- **Task details**:
Within the listing below, please copy exactly the lines between the line holding "What is p - S((4" and the line holding "Answer: 3031/32 ≈ 94.719", inclusive.

*** Block opens ***

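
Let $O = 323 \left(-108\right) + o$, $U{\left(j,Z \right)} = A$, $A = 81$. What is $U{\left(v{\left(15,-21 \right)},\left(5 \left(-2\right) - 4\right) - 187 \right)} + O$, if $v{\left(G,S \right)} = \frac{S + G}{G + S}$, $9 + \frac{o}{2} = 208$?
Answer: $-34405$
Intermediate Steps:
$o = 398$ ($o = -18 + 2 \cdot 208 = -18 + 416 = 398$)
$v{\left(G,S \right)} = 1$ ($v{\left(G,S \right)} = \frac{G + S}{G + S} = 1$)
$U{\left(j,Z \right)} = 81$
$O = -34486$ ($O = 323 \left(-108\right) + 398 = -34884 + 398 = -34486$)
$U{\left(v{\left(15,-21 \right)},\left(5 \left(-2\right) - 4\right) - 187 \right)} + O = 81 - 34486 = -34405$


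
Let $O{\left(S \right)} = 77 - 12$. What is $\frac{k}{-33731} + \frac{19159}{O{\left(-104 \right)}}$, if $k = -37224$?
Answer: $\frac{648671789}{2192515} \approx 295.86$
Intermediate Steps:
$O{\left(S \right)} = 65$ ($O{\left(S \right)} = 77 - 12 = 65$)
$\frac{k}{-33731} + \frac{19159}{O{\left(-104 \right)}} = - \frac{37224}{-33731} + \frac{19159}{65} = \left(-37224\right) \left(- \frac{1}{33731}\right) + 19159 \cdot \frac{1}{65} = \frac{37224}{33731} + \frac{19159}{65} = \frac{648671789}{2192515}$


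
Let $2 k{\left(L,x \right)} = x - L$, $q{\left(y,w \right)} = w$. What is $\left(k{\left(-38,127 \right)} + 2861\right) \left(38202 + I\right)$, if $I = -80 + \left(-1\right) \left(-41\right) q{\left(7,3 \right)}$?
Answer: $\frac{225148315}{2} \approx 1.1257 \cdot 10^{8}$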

*** Block closes ***
*** Block opens ***

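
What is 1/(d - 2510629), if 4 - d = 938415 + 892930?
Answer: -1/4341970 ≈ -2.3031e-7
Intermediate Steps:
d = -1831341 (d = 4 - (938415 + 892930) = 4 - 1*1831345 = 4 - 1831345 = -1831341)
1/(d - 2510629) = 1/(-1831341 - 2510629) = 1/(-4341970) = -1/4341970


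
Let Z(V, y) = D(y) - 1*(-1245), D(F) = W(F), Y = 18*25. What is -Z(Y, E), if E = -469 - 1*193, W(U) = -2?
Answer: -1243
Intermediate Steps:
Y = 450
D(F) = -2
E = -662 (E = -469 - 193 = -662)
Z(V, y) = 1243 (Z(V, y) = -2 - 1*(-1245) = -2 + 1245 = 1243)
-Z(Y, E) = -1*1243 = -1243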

*** Block closes ***
*** Block opens ***

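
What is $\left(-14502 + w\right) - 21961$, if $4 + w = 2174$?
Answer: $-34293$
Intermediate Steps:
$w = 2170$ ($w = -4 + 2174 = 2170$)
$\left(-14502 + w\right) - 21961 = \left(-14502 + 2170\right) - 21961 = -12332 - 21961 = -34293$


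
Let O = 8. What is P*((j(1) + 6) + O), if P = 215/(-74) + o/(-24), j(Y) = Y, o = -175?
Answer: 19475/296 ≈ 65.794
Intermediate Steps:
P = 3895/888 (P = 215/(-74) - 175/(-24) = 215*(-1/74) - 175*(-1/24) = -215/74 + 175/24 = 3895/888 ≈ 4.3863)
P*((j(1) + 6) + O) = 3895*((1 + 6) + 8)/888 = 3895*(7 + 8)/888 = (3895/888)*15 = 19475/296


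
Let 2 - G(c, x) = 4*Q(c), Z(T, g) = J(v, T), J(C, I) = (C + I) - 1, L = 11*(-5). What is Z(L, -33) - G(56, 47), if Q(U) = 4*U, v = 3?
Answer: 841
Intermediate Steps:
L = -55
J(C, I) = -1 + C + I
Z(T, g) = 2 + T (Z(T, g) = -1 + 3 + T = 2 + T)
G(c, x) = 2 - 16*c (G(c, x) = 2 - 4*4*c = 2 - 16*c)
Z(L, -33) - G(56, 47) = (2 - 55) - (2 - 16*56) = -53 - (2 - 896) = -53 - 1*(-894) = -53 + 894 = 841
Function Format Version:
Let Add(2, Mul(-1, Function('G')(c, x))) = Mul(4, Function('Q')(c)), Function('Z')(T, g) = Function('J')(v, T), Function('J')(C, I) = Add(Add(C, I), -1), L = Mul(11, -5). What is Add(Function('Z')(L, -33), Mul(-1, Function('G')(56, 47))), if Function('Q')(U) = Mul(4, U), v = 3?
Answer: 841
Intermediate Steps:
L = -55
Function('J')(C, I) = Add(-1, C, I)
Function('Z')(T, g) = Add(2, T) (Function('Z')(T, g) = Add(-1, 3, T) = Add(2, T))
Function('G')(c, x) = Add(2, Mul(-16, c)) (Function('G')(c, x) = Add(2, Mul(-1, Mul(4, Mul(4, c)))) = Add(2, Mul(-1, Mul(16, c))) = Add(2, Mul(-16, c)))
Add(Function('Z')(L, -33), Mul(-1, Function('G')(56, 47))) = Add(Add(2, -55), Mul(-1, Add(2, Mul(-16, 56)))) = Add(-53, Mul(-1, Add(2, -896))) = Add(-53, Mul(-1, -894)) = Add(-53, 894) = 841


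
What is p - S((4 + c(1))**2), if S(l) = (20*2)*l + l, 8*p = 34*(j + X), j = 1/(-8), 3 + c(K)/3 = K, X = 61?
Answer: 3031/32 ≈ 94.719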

*** Block closes ***

- **Exercise solution**:
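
What is p - S((4 + c(1))**2), if S(l) = (20*2)*l + l, 8*p = 34*(j + X), j = 1/(-8), 3 + c(K)/3 = K, X = 61?
Answer: 3031/32 ≈ 94.719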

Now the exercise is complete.